TASK DESCRIPTION ▸
Search the records below for the word "Answer" and show every line where it occurs.

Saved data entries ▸
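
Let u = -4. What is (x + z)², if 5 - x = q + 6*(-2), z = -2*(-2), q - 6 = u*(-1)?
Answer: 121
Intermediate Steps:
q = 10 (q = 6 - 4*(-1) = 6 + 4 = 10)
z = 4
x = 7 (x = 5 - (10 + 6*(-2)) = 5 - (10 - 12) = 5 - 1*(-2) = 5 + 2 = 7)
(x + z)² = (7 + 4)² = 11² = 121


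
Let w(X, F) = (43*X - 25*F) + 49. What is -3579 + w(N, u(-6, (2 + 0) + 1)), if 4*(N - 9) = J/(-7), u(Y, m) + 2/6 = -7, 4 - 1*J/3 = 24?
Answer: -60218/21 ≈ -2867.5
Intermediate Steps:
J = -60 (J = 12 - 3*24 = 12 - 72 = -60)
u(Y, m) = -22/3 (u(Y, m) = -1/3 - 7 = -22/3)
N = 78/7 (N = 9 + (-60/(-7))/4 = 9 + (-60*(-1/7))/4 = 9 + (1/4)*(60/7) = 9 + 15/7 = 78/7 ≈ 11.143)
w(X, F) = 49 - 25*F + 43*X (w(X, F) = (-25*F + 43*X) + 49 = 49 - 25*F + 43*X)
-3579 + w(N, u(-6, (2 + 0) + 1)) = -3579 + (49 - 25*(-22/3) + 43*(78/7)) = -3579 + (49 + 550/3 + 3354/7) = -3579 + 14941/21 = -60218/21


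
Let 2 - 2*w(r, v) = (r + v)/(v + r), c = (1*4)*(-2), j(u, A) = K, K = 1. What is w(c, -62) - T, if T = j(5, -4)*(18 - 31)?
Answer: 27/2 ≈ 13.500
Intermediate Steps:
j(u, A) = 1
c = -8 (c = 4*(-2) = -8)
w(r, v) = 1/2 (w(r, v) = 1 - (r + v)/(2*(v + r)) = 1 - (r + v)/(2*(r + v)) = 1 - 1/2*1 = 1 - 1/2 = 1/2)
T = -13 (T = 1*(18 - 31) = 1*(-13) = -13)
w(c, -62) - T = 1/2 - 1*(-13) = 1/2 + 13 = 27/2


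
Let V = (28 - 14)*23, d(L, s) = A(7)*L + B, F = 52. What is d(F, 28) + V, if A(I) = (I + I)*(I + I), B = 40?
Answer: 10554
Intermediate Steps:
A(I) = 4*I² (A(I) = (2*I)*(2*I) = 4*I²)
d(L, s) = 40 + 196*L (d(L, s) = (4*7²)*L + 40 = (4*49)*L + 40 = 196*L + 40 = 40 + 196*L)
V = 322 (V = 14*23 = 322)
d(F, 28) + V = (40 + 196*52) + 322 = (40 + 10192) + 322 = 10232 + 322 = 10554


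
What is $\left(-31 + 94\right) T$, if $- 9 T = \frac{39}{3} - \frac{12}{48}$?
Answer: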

* * *

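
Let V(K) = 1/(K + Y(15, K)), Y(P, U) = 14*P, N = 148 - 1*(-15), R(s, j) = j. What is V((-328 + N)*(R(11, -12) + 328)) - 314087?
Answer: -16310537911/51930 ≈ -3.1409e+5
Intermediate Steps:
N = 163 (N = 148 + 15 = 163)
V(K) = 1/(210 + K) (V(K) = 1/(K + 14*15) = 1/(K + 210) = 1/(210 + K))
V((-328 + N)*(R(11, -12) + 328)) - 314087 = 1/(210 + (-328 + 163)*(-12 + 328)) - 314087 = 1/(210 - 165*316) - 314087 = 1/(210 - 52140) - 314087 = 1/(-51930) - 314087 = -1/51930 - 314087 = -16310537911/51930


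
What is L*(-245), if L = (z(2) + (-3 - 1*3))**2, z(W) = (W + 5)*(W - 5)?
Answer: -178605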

REPLY TO THE TASK ▸
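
Answer: 121
Answer: -60218/21 ≈ -2867.5
Answer: 27/2 ≈ 13.500
Answer: 10554
Answer:
Answer: -16310537911/51930 ≈ -3.1409e+5
Answer: -178605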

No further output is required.